Dataset entries
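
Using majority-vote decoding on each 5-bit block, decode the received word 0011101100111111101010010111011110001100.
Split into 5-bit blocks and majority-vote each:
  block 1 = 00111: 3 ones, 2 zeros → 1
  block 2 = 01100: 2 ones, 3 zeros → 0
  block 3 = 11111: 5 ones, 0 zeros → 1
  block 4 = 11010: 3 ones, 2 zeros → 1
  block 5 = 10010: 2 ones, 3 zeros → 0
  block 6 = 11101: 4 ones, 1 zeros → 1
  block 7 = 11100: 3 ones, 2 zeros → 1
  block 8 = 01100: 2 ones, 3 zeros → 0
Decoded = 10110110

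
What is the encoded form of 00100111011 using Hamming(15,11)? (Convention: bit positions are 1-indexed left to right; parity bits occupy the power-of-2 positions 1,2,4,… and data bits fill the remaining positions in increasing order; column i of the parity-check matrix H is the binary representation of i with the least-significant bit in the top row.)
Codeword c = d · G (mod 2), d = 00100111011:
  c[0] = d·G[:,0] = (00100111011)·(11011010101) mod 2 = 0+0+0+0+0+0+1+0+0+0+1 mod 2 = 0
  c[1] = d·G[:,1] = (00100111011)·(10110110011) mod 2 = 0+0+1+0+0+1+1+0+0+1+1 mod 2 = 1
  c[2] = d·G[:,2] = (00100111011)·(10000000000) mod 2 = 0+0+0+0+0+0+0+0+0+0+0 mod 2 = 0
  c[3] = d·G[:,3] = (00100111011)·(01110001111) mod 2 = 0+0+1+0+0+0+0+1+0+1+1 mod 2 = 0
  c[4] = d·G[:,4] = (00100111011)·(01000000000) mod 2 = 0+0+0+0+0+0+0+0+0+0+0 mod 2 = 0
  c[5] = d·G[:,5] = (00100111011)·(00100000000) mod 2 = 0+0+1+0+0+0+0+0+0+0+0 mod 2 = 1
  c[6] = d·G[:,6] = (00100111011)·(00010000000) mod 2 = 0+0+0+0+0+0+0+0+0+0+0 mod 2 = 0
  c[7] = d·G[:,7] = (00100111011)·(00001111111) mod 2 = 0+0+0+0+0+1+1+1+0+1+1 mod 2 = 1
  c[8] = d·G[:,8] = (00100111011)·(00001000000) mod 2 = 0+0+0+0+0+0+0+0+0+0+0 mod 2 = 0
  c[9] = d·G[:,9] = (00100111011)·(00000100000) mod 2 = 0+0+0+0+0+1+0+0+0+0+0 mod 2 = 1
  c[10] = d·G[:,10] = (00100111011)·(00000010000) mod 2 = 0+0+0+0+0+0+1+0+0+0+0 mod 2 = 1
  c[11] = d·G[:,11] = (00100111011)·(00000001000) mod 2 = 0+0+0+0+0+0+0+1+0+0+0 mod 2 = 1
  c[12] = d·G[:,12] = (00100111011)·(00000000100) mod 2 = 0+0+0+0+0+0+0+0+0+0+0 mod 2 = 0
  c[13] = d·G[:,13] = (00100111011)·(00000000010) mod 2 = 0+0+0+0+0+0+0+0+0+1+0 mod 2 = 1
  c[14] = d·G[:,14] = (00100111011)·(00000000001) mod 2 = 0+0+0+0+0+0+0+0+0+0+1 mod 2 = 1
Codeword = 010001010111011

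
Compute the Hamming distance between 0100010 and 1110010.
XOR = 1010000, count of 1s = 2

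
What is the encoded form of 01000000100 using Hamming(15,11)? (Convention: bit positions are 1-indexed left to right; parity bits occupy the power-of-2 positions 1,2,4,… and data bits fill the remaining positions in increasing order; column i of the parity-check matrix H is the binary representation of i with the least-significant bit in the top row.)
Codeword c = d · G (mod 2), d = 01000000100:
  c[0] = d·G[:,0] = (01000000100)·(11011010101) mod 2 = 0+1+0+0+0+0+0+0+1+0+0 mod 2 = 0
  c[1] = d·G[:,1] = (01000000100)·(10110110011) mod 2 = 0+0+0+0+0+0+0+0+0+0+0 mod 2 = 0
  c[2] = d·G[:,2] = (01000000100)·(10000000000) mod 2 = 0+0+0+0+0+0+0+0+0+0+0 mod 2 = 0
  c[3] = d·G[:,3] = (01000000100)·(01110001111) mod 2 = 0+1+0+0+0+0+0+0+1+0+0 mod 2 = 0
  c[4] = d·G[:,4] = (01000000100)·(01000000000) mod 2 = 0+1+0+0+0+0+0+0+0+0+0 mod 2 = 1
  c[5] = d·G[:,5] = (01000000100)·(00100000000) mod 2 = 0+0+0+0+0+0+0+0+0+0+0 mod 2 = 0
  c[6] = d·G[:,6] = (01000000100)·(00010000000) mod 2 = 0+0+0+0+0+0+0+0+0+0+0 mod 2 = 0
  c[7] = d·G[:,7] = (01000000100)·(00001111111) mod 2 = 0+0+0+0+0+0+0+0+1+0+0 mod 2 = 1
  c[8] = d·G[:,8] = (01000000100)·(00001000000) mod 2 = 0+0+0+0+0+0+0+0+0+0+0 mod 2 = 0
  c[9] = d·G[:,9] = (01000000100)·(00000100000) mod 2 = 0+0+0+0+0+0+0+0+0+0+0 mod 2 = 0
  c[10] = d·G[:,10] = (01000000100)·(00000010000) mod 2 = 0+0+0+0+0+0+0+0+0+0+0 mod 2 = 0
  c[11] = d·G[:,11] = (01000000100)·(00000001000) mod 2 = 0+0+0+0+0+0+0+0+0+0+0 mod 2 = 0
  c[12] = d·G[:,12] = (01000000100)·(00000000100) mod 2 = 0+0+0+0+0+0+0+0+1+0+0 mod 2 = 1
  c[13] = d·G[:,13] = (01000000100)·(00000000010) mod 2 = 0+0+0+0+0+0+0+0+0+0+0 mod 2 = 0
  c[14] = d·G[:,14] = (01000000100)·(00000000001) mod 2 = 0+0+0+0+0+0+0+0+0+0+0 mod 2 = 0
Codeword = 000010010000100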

▶ [Task directions] Retype all the data exactly, line for line.

▶ [Exercise result]
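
Using majority-vote decoding on each 5-bit block, decode the received word 0011101100111111101010010111011110001100.
Split into 5-bit blocks and majority-vote each:
  block 1 = 00111: 3 ones, 2 zeros → 1
  block 2 = 01100: 2 ones, 3 zeros → 0
  block 3 = 11111: 5 ones, 0 zeros → 1
  block 4 = 11010: 3 ones, 2 zeros → 1
  block 5 = 10010: 2 ones, 3 zeros → 0
  block 6 = 11101: 4 ones, 1 zeros → 1
  block 7 = 11100: 3 ones, 2 zeros → 1
  block 8 = 01100: 2 ones, 3 zeros → 0
Decoded = 10110110

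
What is the encoded form of 00100111011 using Hamming(15,11)? (Convention: bit positions are 1-indexed left to right; parity bits occupy the power-of-2 positions 1,2,4,… and data bits fill the remaining positions in increasing order; column i of the parity-check matrix H is the binary representation of i with the least-significant bit in the top row.)
Codeword c = d · G (mod 2), d = 00100111011:
  c[0] = d·G[:,0] = (00100111011)·(11011010101) mod 2 = 0+0+0+0+0+0+1+0+0+0+1 mod 2 = 0
  c[1] = d·G[:,1] = (00100111011)·(10110110011) mod 2 = 0+0+1+0+0+1+1+0+0+1+1 mod 2 = 1
  c[2] = d·G[:,2] = (00100111011)·(10000000000) mod 2 = 0+0+0+0+0+0+0+0+0+0+0 mod 2 = 0
  c[3] = d·G[:,3] = (00100111011)·(01110001111) mod 2 = 0+0+1+0+0+0+0+1+0+1+1 mod 2 = 0
  c[4] = d·G[:,4] = (00100111011)·(01000000000) mod 2 = 0+0+0+0+0+0+0+0+0+0+0 mod 2 = 0
  c[5] = d·G[:,5] = (00100111011)·(00100000000) mod 2 = 0+0+1+0+0+0+0+0+0+0+0 mod 2 = 1
  c[6] = d·G[:,6] = (00100111011)·(00010000000) mod 2 = 0+0+0+0+0+0+0+0+0+0+0 mod 2 = 0
  c[7] = d·G[:,7] = (00100111011)·(00001111111) mod 2 = 0+0+0+0+0+1+1+1+0+1+1 mod 2 = 1
  c[8] = d·G[:,8] = (00100111011)·(00001000000) mod 2 = 0+0+0+0+0+0+0+0+0+0+0 mod 2 = 0
  c[9] = d·G[:,9] = (00100111011)·(00000100000) mod 2 = 0+0+0+0+0+1+0+0+0+0+0 mod 2 = 1
  c[10] = d·G[:,10] = (00100111011)·(00000010000) mod 2 = 0+0+0+0+0+0+1+0+0+0+0 mod 2 = 1
  c[11] = d·G[:,11] = (00100111011)·(00000001000) mod 2 = 0+0+0+0+0+0+0+1+0+0+0 mod 2 = 1
  c[12] = d·G[:,12] = (00100111011)·(00000000100) mod 2 = 0+0+0+0+0+0+0+0+0+0+0 mod 2 = 0
  c[13] = d·G[:,13] = (00100111011)·(00000000010) mod 2 = 0+0+0+0+0+0+0+0+0+1+0 mod 2 = 1
  c[14] = d·G[:,14] = (00100111011)·(00000000001) mod 2 = 0+0+0+0+0+0+0+0+0+0+1 mod 2 = 1
Codeword = 010001010111011

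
Compute the Hamming distance between 0100010 and 1110010.
XOR = 1010000, count of 1s = 2

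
What is the encoded form of 01000000100 using Hamming(15,11)? (Convention: bit positions are 1-indexed left to right; parity bits occupy the power-of-2 positions 1,2,4,… and data bits fill the remaining positions in increasing order; column i of the parity-check matrix H is the binary representation of i with the least-significant bit in the top row.)
Codeword c = d · G (mod 2), d = 01000000100:
  c[0] = d·G[:,0] = (01000000100)·(11011010101) mod 2 = 0+1+0+0+0+0+0+0+1+0+0 mod 2 = 0
  c[1] = d·G[:,1] = (01000000100)·(10110110011) mod 2 = 0+0+0+0+0+0+0+0+0+0+0 mod 2 = 0
  c[2] = d·G[:,2] = (01000000100)·(10000000000) mod 2 = 0+0+0+0+0+0+0+0+0+0+0 mod 2 = 0
  c[3] = d·G[:,3] = (01000000100)·(01110001111) mod 2 = 0+1+0+0+0+0+0+0+1+0+0 mod 2 = 0
  c[4] = d·G[:,4] = (01000000100)·(01000000000) mod 2 = 0+1+0+0+0+0+0+0+0+0+0 mod 2 = 1
  c[5] = d·G[:,5] = (01000000100)·(00100000000) mod 2 = 0+0+0+0+0+0+0+0+0+0+0 mod 2 = 0
  c[6] = d·G[:,6] = (01000000100)·(00010000000) mod 2 = 0+0+0+0+0+0+0+0+0+0+0 mod 2 = 0
  c[7] = d·G[:,7] = (01000000100)·(00001111111) mod 2 = 0+0+0+0+0+0+0+0+1+0+0 mod 2 = 1
  c[8] = d·G[:,8] = (01000000100)·(00001000000) mod 2 = 0+0+0+0+0+0+0+0+0+0+0 mod 2 = 0
  c[9] = d·G[:,9] = (01000000100)·(00000100000) mod 2 = 0+0+0+0+0+0+0+0+0+0+0 mod 2 = 0
  c[10] = d·G[:,10] = (01000000100)·(00000010000) mod 2 = 0+0+0+0+0+0+0+0+0+0+0 mod 2 = 0
  c[11] = d·G[:,11] = (01000000100)·(00000001000) mod 2 = 0+0+0+0+0+0+0+0+0+0+0 mod 2 = 0
  c[12] = d·G[:,12] = (01000000100)·(00000000100) mod 2 = 0+0+0+0+0+0+0+0+1+0+0 mod 2 = 1
  c[13] = d·G[:,13] = (01000000100)·(00000000010) mod 2 = 0+0+0+0+0+0+0+0+0+0+0 mod 2 = 0
  c[14] = d·G[:,14] = (01000000100)·(00000000001) mod 2 = 0+0+0+0+0+0+0+0+0+0+0 mod 2 = 0
Codeword = 000010010000100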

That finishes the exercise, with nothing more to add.